About this task. Each record must appear in the answer exactly as given.

Excerpts from a dataset:
--- --- ---
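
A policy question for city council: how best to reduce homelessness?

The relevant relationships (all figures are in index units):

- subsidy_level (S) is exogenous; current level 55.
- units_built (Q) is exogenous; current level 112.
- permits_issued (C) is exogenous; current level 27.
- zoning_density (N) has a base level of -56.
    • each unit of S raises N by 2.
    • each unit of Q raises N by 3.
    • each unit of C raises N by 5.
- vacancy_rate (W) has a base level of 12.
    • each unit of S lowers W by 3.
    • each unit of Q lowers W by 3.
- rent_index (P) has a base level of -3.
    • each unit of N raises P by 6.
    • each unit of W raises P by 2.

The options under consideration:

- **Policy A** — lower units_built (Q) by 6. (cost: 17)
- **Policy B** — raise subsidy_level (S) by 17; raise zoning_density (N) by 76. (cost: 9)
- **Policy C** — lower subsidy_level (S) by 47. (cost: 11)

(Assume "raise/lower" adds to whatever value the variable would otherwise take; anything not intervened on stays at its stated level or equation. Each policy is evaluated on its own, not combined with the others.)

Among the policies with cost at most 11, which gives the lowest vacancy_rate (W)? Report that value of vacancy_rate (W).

-540

Policy B (S + 17, N + 76):
  S = 55 + 17 = 72
  Q = 112
  W = 12 − 3·72 − 3·112 = -540
Policy C (S − 47):
  S = 55 − 47 = 8
  Q = 112
  W = 12 − 3·8 − 3·112 = -348
Comparing — Policy B: W=-540, Policy C: W=-348. Lowest is -540 (Policy B).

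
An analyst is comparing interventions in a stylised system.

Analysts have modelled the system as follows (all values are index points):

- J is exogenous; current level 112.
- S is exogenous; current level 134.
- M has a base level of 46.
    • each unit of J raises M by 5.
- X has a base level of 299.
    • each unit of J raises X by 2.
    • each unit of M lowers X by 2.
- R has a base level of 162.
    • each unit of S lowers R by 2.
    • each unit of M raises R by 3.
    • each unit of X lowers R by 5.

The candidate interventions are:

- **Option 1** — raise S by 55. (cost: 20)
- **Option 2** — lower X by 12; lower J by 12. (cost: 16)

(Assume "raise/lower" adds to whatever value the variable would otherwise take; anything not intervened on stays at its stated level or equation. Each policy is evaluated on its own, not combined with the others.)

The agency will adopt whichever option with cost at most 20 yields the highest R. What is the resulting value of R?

5047

Option 1 (S + 55):
  J = 112
  S = 134 + 55 = 189
  M = 46 + 5·112 = 606
  X = 299 + 2·112 − 2·606 = -689
  R = 162 − 2·189 + 3·606 − 5·(-689) = 5047
Option 2 (X − 12, J − 12):
  J = 112 − 12 = 100
  S = 134
  M = 46 + 5·100 = 546
  X = 299 + 2·100 − 2·546 (−12 from intervention) = -605
  R = 162 − 2·134 + 3·546 − 5·(-605) = 4557
Comparing — Option 1: R=5047, Option 2: R=4557. Highest is 5047 (Option 1).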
--- --- ---
Solution to this exercise.
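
A policy question for city council: how best to reduce homelessness?

The relevant relationships (all figures are in index units):

- subsidy_level (S) is exogenous; current level 55.
- units_built (Q) is exogenous; current level 112.
- permits_issued (C) is exogenous; current level 27.
- zoning_density (N) has a base level of -56.
    • each unit of S raises N by 2.
    • each unit of Q raises N by 3.
    • each unit of C raises N by 5.
- vacancy_rate (W) has a base level of 12.
    • each unit of S lowers W by 3.
    • each unit of Q lowers W by 3.
- rent_index (P) has a base level of -3.
    • each unit of N raises P by 6.
    • each unit of W raises P by 2.

The options under consideration:

- **Policy A** — lower units_built (Q) by 6. (cost: 17)
- **Policy B** — raise subsidy_level (S) by 17; raise zoning_density (N) by 76. (cost: 9)
- **Policy C** — lower subsidy_level (S) by 47. (cost: 11)

(Assume "raise/lower" adds to whatever value the variable would otherwise take; anything not intervened on stays at its stated level or equation. Each policy is evaluated on its own, not combined with the others.)

Among the policies with cost at most 11, which gives the lowest vacancy_rate (W)? Report that value of vacancy_rate (W).

-540

Policy B (S + 17, N + 76):
  S = 55 + 17 = 72
  Q = 112
  W = 12 − 3·72 − 3·112 = -540
Policy C (S − 47):
  S = 55 − 47 = 8
  Q = 112
  W = 12 − 3·8 − 3·112 = -348
Comparing — Policy B: W=-540, Policy C: W=-348. Lowest is -540 (Policy B).

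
An analyst is comparing interventions in a stylised system.

Analysts have modelled the system as follows (all values are index points):

- J is exogenous; current level 112.
- S is exogenous; current level 134.
- M has a base level of 46.
    • each unit of J raises M by 5.
- X has a base level of 299.
    • each unit of J raises X by 2.
    • each unit of M lowers X by 2.
- R has a base level of 162.
    • each unit of S lowers R by 2.
    • each unit of M raises R by 3.
    • each unit of X lowers R by 5.

The candidate interventions are:

- **Option 1** — raise S by 55. (cost: 20)
- **Option 2** — lower X by 12; lower J by 12. (cost: 16)

(Assume "raise/lower" adds to whatever value the variable would otherwise take; anything not intervened on stays at its stated level or equation. Each policy is evaluated on its own, not combined with the others.)

The agency will adopt whichever option with cost at most 20 yields the highest R. What is the resulting value of R?

5047

Option 1 (S + 55):
  J = 112
  S = 134 + 55 = 189
  M = 46 + 5·112 = 606
  X = 299 + 2·112 − 2·606 = -689
  R = 162 − 2·189 + 3·606 − 5·(-689) = 5047
Option 2 (X − 12, J − 12):
  J = 112 − 12 = 100
  S = 134
  M = 46 + 5·100 = 546
  X = 299 + 2·100 − 2·546 (−12 from intervention) = -605
  R = 162 − 2·134 + 3·546 − 5·(-605) = 4557
Comparing — Option 1: R=5047, Option 2: R=4557. Highest is 5047 (Option 1).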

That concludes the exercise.